● Work instruction: The answer must consist of every line below that contains the word "Header".

[Stored items]
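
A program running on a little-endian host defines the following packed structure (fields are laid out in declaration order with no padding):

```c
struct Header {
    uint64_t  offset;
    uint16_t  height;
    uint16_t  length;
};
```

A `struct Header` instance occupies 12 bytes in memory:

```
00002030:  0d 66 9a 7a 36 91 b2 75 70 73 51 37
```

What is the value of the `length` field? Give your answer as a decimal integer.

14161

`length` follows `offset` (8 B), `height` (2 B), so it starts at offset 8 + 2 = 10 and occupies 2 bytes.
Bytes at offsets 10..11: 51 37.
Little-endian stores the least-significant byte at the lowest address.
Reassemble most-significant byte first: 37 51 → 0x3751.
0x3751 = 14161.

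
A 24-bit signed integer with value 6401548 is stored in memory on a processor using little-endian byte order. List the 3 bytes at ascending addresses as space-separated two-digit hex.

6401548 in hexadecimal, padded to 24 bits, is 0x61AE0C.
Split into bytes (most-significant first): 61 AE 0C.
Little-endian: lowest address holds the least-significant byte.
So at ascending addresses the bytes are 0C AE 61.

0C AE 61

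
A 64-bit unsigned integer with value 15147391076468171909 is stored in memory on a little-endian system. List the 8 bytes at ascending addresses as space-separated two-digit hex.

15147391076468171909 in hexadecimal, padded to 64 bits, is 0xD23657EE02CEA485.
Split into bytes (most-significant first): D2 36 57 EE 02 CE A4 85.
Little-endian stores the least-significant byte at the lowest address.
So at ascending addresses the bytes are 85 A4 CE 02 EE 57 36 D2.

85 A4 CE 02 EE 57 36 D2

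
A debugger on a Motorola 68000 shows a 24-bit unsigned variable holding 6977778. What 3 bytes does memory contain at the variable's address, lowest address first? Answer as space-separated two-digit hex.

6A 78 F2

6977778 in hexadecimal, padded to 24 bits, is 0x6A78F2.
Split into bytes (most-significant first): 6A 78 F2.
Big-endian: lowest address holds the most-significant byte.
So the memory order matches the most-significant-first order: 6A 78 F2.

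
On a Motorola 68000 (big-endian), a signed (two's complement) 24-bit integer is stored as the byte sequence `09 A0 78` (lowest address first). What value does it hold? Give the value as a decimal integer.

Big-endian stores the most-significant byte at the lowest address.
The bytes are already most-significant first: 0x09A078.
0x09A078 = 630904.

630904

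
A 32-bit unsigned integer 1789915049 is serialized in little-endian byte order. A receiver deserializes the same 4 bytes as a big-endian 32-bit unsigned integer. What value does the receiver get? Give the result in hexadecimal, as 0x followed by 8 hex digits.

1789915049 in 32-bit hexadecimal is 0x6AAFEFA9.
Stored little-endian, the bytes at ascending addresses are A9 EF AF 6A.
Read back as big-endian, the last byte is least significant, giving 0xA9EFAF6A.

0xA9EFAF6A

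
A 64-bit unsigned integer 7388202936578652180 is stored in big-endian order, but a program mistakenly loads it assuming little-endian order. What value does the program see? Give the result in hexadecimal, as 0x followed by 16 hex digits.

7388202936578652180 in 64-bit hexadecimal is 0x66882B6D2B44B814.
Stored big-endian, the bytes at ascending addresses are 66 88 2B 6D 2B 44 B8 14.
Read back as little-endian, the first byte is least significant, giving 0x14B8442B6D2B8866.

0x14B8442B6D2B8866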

● Response:
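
struct Header {
A `struct Header` instance occupies 12 bytes in memory: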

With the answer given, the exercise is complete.